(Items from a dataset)
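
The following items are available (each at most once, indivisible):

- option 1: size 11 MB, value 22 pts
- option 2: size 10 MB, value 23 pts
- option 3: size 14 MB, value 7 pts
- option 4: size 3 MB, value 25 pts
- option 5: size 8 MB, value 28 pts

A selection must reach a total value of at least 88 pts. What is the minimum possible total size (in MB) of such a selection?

Subsets with value ≥ 88, sorted by total size:
- option 1+option 2+option 4+option 5: size 32, value 98
- option 1+option 2+option 3+option 4+option 5: size 46, value 105
Minimum size: 32 MB.

32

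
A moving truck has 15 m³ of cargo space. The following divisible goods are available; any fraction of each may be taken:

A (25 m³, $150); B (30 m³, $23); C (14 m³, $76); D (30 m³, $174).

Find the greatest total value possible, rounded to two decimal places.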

### What you will do
Print out all the entries precisely as written.

### Your solution
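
The following items are available (each at most once, indivisible):

- option 1: size 11 MB, value 22 pts
- option 2: size 10 MB, value 23 pts
- option 3: size 14 MB, value 7 pts
- option 4: size 3 MB, value 25 pts
- option 5: size 8 MB, value 28 pts

A selection must reach a total value of at least 88 pts. What is the minimum possible total size (in MB) of such a selection?

Subsets with value ≥ 88, sorted by total size:
- option 1+option 2+option 4+option 5: size 32, value 98
- option 1+option 2+option 3+option 4+option 5: size 46, value 105
Minimum size: 32 MB.

32

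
A moving truck has 15 m³ of cargo space. The following divisible goods are available; any fraction of each may be taken:

A (25 m³, $150); B (30 m³, $23); C (14 m³, $76); D (30 m³, $174).

Find the greatest total value possible, rounded to two decimal places.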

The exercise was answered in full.